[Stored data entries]
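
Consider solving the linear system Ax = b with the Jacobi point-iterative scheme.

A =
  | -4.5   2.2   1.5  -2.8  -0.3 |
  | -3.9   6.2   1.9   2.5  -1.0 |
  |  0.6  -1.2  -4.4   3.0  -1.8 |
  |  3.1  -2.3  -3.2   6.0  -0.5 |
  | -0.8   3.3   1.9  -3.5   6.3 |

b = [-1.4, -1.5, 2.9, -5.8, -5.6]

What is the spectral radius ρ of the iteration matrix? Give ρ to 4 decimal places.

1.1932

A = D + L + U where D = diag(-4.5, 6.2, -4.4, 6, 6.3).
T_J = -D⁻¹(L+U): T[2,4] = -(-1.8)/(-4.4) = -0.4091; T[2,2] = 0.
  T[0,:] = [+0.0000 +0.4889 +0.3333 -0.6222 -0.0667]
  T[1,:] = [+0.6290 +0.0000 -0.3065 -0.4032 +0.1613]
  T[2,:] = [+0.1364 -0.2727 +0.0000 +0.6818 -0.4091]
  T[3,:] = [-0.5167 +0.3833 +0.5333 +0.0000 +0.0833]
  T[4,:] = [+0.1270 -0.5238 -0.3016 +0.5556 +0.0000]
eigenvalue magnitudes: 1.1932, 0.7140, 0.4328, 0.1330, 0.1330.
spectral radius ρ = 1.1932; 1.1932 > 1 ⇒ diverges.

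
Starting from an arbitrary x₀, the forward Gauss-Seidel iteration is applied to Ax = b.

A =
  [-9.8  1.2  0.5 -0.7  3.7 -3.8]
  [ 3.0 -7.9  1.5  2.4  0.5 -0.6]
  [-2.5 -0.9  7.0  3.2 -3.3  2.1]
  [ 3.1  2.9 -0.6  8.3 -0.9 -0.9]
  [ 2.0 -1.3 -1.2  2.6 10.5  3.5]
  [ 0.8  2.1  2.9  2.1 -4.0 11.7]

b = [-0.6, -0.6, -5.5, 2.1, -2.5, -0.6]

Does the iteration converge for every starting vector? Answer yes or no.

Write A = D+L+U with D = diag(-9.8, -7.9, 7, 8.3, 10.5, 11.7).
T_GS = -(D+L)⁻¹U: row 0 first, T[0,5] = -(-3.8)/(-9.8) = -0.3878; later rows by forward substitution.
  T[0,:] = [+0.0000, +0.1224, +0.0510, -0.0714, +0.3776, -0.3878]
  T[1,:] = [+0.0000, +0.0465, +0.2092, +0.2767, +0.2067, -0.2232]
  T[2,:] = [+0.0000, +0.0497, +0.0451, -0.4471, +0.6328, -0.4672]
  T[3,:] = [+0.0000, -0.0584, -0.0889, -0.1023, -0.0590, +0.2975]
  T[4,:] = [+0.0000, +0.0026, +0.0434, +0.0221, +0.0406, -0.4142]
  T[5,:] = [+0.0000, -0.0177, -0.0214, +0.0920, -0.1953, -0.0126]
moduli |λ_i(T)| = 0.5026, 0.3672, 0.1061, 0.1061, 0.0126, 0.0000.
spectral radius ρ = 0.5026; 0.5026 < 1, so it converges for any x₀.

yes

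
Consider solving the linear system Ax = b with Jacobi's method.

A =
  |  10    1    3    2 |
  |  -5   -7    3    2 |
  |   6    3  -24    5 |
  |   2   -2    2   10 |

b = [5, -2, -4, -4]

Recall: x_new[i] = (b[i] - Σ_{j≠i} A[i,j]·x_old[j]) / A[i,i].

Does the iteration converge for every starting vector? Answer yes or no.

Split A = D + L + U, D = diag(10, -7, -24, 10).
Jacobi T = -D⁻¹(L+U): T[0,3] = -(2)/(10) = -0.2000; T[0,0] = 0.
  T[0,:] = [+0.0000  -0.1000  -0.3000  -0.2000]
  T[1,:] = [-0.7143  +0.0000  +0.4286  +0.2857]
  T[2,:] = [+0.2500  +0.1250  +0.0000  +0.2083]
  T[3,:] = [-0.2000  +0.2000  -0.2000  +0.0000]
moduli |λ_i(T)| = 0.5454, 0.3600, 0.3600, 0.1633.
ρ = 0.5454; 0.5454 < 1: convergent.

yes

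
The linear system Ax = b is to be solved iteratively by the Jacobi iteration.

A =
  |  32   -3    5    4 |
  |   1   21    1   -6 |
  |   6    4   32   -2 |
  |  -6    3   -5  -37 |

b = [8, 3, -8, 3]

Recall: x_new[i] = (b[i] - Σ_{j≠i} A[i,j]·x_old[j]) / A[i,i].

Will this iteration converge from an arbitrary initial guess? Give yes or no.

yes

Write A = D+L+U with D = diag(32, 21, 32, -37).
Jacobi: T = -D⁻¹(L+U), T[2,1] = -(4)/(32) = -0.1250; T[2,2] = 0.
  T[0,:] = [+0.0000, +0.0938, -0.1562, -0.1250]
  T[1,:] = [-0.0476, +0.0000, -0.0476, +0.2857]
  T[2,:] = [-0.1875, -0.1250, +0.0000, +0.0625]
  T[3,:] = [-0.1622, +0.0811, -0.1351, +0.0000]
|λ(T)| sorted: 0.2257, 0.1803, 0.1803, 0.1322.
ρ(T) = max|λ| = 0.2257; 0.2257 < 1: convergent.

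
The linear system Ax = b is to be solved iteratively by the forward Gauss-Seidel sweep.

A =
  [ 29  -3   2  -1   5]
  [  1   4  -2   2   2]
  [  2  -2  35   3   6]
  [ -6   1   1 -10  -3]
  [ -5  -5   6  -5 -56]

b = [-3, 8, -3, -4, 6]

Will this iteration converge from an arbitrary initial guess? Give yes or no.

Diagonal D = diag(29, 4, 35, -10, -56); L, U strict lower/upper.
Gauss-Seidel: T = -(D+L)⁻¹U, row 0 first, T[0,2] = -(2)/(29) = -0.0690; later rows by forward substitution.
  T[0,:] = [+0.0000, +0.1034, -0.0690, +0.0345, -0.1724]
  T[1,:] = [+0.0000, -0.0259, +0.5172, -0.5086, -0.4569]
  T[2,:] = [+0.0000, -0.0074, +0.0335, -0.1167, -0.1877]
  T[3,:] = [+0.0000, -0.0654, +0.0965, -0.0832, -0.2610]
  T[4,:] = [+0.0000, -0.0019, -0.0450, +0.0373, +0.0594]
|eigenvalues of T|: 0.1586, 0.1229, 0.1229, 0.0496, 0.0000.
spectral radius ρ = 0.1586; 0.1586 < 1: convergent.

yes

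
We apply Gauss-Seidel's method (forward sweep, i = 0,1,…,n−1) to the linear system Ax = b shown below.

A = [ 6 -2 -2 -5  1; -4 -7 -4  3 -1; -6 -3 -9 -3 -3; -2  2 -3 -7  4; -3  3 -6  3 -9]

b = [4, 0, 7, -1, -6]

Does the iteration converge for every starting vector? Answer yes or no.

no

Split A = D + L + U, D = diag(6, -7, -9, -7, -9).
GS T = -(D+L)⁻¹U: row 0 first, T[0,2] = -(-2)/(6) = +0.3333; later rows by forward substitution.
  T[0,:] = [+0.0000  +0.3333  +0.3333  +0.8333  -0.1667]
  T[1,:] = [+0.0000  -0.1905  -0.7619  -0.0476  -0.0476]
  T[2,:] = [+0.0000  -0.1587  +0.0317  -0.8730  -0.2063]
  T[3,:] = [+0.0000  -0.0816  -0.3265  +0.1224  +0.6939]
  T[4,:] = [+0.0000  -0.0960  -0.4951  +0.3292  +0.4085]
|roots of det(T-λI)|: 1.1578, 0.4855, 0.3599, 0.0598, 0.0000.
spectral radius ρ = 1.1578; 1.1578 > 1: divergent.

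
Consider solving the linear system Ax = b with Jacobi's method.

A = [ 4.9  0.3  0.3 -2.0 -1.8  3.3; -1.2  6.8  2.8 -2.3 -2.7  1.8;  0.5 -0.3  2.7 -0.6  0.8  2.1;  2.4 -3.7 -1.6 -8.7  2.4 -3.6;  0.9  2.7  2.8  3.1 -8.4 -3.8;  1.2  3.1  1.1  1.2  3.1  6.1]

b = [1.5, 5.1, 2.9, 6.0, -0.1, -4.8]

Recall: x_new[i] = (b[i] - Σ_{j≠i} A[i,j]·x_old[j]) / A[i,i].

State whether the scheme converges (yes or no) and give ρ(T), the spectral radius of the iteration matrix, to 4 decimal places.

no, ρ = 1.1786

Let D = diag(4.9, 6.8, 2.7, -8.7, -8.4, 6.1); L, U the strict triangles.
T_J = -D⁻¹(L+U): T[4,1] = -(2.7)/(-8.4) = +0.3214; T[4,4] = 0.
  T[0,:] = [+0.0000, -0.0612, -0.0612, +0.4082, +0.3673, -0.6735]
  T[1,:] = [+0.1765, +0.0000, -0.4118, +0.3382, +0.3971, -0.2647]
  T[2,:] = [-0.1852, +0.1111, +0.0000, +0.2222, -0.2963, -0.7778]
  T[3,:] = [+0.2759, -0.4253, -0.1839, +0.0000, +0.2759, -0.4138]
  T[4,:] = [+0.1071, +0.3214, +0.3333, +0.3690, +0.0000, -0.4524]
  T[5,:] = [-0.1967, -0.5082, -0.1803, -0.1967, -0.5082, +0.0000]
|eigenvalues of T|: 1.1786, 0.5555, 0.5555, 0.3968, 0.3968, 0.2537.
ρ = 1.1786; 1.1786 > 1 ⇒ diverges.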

*Assigned task*. When a line among the entries above contains "solved", copy it.

*Exercise response*.
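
The linear system Ax = b is to be solved iteratively by the Jacobi iteration.
The linear system Ax = b is to be solved iteratively by the forward Gauss-Seidel sweep.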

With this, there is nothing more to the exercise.